- _Task to carry out_
Transcribe exactly, and only, the lines that run from the one containing "Let φ(θ) = -2*θ**3" through the end of the records.

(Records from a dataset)
************
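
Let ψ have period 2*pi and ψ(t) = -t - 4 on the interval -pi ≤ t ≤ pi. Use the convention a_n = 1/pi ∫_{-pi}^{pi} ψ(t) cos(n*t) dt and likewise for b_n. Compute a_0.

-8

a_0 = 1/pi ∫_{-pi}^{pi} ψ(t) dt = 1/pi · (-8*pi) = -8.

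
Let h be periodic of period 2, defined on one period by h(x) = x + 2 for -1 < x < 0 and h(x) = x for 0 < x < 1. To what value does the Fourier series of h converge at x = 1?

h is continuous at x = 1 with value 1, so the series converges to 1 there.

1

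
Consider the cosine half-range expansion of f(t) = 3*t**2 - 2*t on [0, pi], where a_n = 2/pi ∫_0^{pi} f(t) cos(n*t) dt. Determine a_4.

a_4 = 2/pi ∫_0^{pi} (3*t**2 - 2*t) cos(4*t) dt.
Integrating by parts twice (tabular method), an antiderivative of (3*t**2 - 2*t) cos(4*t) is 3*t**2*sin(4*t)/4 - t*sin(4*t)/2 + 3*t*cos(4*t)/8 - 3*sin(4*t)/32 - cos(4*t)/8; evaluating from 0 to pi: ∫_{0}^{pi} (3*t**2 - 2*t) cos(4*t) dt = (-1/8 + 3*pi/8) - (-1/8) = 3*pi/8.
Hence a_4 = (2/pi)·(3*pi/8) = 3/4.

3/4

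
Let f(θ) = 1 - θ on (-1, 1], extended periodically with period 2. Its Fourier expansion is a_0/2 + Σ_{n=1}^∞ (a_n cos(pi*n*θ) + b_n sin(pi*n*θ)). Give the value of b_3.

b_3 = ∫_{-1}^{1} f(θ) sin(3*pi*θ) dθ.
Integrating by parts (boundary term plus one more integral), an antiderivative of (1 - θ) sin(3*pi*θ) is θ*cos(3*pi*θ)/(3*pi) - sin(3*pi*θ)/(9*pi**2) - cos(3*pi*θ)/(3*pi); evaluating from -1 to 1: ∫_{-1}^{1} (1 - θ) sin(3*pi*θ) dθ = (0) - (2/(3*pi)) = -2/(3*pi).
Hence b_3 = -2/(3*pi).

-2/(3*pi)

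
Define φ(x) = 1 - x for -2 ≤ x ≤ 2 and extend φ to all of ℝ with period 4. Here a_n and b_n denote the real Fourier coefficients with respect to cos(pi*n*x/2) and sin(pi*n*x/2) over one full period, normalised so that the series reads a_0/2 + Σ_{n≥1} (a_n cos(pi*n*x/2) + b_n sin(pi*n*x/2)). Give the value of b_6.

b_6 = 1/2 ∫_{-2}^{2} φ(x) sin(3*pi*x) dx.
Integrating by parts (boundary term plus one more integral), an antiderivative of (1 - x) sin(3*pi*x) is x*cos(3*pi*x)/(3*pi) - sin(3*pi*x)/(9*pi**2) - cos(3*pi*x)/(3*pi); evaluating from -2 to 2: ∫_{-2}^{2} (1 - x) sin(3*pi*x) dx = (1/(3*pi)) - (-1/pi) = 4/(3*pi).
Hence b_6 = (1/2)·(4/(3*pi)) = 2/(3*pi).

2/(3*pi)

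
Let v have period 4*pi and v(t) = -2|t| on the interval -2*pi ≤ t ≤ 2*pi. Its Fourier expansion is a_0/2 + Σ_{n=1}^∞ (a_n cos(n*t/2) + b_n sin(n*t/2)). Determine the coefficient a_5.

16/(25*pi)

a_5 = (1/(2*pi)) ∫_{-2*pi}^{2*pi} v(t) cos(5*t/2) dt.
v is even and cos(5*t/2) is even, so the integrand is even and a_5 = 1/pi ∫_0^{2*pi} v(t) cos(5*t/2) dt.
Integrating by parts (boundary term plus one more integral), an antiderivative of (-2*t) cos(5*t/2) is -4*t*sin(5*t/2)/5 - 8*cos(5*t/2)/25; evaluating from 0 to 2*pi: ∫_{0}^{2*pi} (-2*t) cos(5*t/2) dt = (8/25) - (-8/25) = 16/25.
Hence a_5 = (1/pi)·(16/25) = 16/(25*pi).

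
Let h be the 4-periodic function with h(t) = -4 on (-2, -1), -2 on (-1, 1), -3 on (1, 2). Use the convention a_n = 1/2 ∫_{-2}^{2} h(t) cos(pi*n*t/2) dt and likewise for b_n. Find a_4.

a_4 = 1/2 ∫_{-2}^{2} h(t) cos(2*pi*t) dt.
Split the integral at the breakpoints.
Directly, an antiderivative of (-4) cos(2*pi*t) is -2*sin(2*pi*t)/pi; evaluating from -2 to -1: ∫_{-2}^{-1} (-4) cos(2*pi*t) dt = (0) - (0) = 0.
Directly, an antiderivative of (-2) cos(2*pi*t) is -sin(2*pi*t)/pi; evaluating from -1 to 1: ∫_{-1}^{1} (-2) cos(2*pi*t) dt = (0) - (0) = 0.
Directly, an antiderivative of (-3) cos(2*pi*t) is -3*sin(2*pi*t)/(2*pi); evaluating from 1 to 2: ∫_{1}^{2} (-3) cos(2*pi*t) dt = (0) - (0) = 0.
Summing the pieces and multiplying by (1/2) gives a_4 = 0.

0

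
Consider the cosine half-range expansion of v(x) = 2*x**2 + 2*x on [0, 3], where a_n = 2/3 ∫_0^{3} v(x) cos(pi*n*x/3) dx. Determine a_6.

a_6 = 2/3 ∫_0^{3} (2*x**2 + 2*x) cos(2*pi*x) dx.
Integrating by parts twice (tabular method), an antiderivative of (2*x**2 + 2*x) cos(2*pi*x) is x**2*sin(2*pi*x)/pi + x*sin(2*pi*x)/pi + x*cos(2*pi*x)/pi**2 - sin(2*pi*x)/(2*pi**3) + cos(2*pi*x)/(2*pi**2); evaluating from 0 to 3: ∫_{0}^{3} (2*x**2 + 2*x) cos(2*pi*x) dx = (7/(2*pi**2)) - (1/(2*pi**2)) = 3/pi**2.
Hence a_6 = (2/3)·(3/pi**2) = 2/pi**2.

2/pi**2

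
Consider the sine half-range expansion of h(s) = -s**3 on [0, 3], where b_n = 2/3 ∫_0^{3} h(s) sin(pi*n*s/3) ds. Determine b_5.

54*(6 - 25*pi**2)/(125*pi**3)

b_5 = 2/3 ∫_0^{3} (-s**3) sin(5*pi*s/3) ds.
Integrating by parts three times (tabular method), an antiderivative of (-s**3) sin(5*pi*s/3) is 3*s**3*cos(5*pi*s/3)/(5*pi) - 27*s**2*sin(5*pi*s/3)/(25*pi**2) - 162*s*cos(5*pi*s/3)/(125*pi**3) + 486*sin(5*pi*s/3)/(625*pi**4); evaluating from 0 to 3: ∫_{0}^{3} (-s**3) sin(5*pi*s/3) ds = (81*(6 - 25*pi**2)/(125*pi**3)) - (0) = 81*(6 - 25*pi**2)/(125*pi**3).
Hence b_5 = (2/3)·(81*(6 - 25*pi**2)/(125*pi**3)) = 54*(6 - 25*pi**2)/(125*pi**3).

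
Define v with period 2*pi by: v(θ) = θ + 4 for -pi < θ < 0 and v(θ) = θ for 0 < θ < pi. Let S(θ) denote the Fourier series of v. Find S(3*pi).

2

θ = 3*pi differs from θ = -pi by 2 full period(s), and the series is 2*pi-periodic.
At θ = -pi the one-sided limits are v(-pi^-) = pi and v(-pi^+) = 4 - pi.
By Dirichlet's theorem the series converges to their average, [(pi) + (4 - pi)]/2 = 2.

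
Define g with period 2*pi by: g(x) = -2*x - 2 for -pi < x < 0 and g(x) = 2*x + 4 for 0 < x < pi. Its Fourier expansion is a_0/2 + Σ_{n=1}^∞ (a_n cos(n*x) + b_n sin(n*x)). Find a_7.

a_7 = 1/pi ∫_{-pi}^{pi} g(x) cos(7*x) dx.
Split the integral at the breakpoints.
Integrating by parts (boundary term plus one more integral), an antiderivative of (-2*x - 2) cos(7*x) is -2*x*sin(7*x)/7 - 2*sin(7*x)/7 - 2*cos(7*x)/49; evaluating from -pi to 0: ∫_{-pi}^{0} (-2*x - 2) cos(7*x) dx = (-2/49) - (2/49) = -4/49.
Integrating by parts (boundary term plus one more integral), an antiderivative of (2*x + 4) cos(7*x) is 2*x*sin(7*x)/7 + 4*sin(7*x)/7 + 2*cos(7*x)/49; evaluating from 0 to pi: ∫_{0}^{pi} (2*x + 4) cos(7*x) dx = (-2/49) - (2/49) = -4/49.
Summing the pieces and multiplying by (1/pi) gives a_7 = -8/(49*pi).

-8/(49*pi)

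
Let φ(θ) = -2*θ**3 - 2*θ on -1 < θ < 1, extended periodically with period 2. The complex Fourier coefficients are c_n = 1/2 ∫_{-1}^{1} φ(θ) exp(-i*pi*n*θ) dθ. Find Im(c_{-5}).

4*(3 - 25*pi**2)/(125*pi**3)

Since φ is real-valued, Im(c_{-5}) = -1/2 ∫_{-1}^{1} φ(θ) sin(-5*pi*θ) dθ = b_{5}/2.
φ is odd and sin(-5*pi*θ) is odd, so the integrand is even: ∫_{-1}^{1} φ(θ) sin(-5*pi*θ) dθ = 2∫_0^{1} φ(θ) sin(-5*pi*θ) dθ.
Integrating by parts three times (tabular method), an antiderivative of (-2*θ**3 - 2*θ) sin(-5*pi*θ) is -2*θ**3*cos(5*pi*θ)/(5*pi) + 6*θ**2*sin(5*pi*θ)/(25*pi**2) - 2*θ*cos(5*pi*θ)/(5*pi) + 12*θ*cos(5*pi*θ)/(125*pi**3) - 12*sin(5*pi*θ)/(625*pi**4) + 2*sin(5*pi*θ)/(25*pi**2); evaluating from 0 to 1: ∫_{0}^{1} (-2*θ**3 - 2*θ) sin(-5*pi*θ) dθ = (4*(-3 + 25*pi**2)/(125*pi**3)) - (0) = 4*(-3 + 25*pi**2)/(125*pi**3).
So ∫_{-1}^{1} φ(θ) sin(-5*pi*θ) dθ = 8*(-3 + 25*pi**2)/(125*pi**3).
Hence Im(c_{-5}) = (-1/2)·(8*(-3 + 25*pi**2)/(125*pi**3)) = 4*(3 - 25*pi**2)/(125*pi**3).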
************
- _Response box_
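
Let φ(θ) = -2*θ**3 - 2*θ on -1 < θ < 1, extended periodically with period 2. The complex Fourier coefficients are c_n = 1/2 ∫_{-1}^{1} φ(θ) exp(-i*pi*n*θ) dθ. Find Im(c_{-5}).

4*(3 - 25*pi**2)/(125*pi**3)

Since φ is real-valued, Im(c_{-5}) = -1/2 ∫_{-1}^{1} φ(θ) sin(-5*pi*θ) dθ = b_{5}/2.
φ is odd and sin(-5*pi*θ) is odd, so the integrand is even: ∫_{-1}^{1} φ(θ) sin(-5*pi*θ) dθ = 2∫_0^{1} φ(θ) sin(-5*pi*θ) dθ.
Integrating by parts three times (tabular method), an antiderivative of (-2*θ**3 - 2*θ) sin(-5*pi*θ) is -2*θ**3*cos(5*pi*θ)/(5*pi) + 6*θ**2*sin(5*pi*θ)/(25*pi**2) - 2*θ*cos(5*pi*θ)/(5*pi) + 12*θ*cos(5*pi*θ)/(125*pi**3) - 12*sin(5*pi*θ)/(625*pi**4) + 2*sin(5*pi*θ)/(25*pi**2); evaluating from 0 to 1: ∫_{0}^{1} (-2*θ**3 - 2*θ) sin(-5*pi*θ) dθ = (4*(-3 + 25*pi**2)/(125*pi**3)) - (0) = 4*(-3 + 25*pi**2)/(125*pi**3).
So ∫_{-1}^{1} φ(θ) sin(-5*pi*θ) dθ = 8*(-3 + 25*pi**2)/(125*pi**3).
Hence Im(c_{-5}) = (-1/2)·(8*(-3 + 25*pi**2)/(125*pi**3)) = 4*(3 - 25*pi**2)/(125*pi**3).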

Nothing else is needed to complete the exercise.